● **Aim of the exercise**
In the records that follow, find each line with the word "weeks" and copy it.

● **Material shown**
___

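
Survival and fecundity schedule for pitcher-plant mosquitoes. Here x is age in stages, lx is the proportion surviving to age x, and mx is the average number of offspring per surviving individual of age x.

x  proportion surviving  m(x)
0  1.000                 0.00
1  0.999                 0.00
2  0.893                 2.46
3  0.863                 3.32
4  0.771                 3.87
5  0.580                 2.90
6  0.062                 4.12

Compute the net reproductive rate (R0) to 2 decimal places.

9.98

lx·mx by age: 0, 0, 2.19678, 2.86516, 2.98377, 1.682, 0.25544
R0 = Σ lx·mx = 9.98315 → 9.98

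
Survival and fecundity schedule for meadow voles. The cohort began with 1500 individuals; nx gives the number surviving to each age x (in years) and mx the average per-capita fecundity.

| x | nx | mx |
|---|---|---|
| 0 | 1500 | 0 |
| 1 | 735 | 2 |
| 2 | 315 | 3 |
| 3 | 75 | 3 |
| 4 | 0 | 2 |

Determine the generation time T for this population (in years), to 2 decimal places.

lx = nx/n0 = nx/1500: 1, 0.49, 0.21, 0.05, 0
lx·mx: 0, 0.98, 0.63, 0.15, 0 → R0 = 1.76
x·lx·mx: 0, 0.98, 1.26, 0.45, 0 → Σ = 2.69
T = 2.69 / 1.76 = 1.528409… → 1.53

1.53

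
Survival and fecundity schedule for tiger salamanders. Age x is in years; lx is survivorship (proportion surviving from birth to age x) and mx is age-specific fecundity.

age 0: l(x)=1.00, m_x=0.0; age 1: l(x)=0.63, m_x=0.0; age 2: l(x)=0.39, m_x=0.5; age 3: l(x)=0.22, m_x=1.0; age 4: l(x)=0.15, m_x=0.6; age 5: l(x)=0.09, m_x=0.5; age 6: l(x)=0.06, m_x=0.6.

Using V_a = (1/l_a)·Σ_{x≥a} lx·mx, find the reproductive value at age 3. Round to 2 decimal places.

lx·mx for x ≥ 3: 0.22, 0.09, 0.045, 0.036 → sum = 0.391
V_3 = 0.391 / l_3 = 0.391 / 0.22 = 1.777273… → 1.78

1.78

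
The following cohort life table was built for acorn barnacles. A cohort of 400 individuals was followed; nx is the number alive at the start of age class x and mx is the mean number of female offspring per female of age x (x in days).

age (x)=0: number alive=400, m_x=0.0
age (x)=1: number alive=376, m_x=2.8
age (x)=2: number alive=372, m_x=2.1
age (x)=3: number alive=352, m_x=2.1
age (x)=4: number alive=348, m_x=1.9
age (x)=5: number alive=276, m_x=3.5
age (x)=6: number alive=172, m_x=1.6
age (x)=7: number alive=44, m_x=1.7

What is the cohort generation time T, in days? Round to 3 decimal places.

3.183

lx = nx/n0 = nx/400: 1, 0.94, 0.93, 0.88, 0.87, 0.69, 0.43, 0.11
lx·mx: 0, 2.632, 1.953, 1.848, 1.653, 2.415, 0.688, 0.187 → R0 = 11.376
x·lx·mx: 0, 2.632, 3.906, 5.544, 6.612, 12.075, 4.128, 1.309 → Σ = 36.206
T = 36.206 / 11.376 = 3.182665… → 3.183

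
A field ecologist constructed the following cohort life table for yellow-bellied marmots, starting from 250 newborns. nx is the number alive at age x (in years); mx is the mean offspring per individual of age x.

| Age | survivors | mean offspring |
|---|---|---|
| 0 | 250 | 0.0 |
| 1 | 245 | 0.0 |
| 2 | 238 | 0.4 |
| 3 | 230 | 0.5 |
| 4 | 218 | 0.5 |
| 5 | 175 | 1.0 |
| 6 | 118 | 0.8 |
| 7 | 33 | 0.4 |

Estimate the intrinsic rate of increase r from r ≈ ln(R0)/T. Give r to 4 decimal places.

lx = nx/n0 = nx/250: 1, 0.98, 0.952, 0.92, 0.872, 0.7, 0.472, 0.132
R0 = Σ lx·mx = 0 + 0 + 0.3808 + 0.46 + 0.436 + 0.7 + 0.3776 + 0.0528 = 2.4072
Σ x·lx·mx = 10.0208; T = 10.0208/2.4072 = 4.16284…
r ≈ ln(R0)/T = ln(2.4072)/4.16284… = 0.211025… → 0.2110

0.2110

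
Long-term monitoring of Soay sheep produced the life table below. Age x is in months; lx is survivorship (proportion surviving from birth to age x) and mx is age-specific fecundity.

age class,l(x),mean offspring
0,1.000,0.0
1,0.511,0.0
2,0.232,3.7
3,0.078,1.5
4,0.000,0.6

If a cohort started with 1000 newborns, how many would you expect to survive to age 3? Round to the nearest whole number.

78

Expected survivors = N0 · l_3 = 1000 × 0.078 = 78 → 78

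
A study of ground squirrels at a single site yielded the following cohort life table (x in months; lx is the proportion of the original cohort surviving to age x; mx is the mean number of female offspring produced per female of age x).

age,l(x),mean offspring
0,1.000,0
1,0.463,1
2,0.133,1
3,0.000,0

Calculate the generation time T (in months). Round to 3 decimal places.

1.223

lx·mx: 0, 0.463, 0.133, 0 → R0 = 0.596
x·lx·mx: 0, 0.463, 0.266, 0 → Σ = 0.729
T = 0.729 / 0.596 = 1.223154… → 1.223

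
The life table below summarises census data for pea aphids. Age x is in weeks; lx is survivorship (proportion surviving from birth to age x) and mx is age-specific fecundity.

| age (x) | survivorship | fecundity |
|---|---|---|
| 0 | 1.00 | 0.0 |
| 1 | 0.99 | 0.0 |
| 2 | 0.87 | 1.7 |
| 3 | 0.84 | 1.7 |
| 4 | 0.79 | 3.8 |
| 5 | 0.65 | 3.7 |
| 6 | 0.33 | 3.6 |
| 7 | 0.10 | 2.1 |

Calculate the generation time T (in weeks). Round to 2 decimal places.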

___

● **Task result**
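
The life table below summarises census data for pea aphids. Age x is in weeks; lx is survivorship (proportion surviving from birth to age x) and mx is age-specific fecundity.
Calculate the generation time T (in weeks). Round to 2 decimal places.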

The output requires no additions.